EXERCISE DETAILS
Each line below must be reproduced exactly.

Collected data entries:
§
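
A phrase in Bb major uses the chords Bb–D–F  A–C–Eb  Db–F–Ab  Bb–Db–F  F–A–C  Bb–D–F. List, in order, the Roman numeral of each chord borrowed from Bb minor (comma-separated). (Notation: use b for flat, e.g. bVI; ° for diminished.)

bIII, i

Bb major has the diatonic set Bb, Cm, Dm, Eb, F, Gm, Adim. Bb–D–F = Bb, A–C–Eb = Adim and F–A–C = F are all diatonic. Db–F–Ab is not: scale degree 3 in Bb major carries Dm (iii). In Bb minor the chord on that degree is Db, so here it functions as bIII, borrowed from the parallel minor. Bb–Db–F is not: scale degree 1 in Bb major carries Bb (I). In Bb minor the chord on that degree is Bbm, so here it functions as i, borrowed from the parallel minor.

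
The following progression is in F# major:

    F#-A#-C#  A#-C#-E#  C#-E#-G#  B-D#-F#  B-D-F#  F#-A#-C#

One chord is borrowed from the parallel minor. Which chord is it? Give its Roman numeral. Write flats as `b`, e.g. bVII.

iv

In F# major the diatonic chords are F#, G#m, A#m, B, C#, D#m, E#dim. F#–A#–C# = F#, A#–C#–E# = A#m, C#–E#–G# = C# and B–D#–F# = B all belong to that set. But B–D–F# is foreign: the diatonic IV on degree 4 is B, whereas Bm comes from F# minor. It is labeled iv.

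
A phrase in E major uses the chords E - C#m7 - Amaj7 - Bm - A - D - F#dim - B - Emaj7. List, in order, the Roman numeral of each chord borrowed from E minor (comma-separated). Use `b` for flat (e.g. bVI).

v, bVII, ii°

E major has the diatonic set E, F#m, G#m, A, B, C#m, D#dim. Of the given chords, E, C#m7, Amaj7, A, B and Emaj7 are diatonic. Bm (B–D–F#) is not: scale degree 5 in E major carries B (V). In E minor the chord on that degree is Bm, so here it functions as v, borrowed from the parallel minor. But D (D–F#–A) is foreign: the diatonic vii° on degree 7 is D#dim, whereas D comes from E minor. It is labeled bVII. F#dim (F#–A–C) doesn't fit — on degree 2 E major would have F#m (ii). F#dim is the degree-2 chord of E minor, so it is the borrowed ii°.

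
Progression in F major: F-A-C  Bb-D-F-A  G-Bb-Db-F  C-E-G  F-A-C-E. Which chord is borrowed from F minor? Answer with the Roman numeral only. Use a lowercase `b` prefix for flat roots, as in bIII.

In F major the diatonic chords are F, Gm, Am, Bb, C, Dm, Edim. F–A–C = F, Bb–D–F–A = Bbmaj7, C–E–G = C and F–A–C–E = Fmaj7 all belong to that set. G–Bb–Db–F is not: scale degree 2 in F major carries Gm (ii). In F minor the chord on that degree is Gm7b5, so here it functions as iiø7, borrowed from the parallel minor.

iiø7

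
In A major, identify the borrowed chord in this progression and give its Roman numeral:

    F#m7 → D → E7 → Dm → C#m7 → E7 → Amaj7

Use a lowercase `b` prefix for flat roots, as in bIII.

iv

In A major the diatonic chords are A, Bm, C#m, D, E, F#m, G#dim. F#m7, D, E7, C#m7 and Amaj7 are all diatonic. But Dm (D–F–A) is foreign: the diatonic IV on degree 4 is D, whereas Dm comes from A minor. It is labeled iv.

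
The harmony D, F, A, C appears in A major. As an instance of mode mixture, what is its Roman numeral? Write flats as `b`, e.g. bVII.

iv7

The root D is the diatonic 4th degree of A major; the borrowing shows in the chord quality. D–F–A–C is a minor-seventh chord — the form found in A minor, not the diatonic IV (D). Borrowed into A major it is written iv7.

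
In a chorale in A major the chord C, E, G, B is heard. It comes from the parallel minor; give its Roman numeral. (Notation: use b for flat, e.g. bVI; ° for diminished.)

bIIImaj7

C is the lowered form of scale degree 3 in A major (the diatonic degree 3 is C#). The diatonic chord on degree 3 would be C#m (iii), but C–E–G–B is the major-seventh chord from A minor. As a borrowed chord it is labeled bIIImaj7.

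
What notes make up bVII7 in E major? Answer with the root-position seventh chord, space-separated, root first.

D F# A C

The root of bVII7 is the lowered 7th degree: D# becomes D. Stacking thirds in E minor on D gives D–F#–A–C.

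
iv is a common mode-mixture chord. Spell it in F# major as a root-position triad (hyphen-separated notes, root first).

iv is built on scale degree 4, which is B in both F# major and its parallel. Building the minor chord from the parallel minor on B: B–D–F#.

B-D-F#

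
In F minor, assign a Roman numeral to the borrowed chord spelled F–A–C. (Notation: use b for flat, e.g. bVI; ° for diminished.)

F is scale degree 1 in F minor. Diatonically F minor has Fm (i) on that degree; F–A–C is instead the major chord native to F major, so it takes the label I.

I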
§
EXPECTED ANSWER
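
A phrase in Bb major uses the chords Bb–D–F  A–C–Eb  Db–F–Ab  Bb–Db–F  F–A–C  Bb–D–F. List, in order, the Roman numeral of each chord borrowed from Bb minor (comma-separated). (Notation: use b for flat, e.g. bVI; ° for diminished.)

bIII, i

Bb major has the diatonic set Bb, Cm, Dm, Eb, F, Gm, Adim. Bb–D–F = Bb, A–C–Eb = Adim and F–A–C = F are all diatonic. Db–F–Ab is not: scale degree 3 in Bb major carries Dm (iii). In Bb minor the chord on that degree is Db, so here it functions as bIII, borrowed from the parallel minor. Bb–Db–F is not: scale degree 1 in Bb major carries Bb (I). In Bb minor the chord on that degree is Bbm, so here it functions as i, borrowed from the parallel minor.

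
The following progression is in F# major:

    F#-A#-C#  A#-C#-E#  C#-E#-G#  B-D#-F#  B-D-F#  F#-A#-C#

One chord is borrowed from the parallel minor. Which chord is it? Give its Roman numeral. Write flats as `b`, e.g. bVII.

iv

In F# major the diatonic chords are F#, G#m, A#m, B, C#, D#m, E#dim. F#–A#–C# = F#, A#–C#–E# = A#m, C#–E#–G# = C# and B–D#–F# = B all belong to that set. But B–D–F# is foreign: the diatonic IV on degree 4 is B, whereas Bm comes from F# minor. It is labeled iv.

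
A phrase in E major uses the chords E - C#m7 - Amaj7 - Bm - A - D - F#dim - B - Emaj7. List, in order, the Roman numeral of each chord borrowed from E minor (comma-separated). Use `b` for flat (e.g. bVI).

v, bVII, ii°

E major has the diatonic set E, F#m, G#m, A, B, C#m, D#dim. Of the given chords, E, C#m7, Amaj7, A, B and Emaj7 are diatonic. Bm (B–D–F#) is not: scale degree 5 in E major carries B (V). In E minor the chord on that degree is Bm, so here it functions as v, borrowed from the parallel minor. But D (D–F#–A) is foreign: the diatonic vii° on degree 7 is D#dim, whereas D comes from E minor. It is labeled bVII. F#dim (F#–A–C) doesn't fit — on degree 2 E major would have F#m (ii). F#dim is the degree-2 chord of E minor, so it is the borrowed ii°.

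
Progression in F major: F-A-C  Bb-D-F-A  G-Bb-Db-F  C-E-G  F-A-C-E. Which chord is borrowed from F minor? Answer with the Roman numeral only. Use a lowercase `b` prefix for flat roots, as in bIII.

In F major the diatonic chords are F, Gm, Am, Bb, C, Dm, Edim. F–A–C = F, Bb–D–F–A = Bbmaj7, C–E–G = C and F–A–C–E = Fmaj7 all belong to that set. G–Bb–Db–F is not: scale degree 2 in F major carries Gm (ii). In F minor the chord on that degree is Gm7b5, so here it functions as iiø7, borrowed from the parallel minor.

iiø7

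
In A major, identify the borrowed chord in this progression and give its Roman numeral:

    F#m7 → D → E7 → Dm → C#m7 → E7 → Amaj7

Use a lowercase `b` prefix for flat roots, as in bIII.

iv

In A major the diatonic chords are A, Bm, C#m, D, E, F#m, G#dim. F#m7, D, E7, C#m7 and Amaj7 are all diatonic. But Dm (D–F–A) is foreign: the diatonic IV on degree 4 is D, whereas Dm comes from A minor. It is labeled iv.

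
The harmony D, F, A, C appears in A major. As an instance of mode mixture, what is its Roman numeral? Write flats as `b`, e.g. bVII.

iv7

The root D is the diatonic 4th degree of A major; the borrowing shows in the chord quality. D–F–A–C is a minor-seventh chord — the form found in A minor, not the diatonic IV (D). Borrowed into A major it is written iv7.

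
In a chorale in A major the chord C, E, G, B is heard. It comes from the parallel minor; give its Roman numeral. (Notation: use b for flat, e.g. bVI; ° for diminished.)

bIIImaj7

C is the lowered form of scale degree 3 in A major (the diatonic degree 3 is C#). The diatonic chord on degree 3 would be C#m (iii), but C–E–G–B is the major-seventh chord from A minor. As a borrowed chord it is labeled bIIImaj7.

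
What notes make up bVII7 in E major? Answer with the root-position seventh chord, space-separated, root first.

D F# A C

The root of bVII7 is the lowered 7th degree: D# becomes D. Stacking thirds in E minor on D gives D–F#–A–C.

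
iv is a common mode-mixture chord. Spell it in F# major as a root-position triad (hyphen-separated notes, root first).

iv is built on scale degree 4, which is B in both F# major and its parallel. Building the minor chord from the parallel minor on B: B–D–F#.

B-D-F#

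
In F minor, assign a Roman numeral to the borrowed chord spelled F–A–C. (Notation: use b for flat, e.g. bVI; ° for diminished.)

F is scale degree 1 in F minor. Diatonically F minor has Fm (i) on that degree; F–A–C is instead the major chord native to F major, so it takes the label I.

I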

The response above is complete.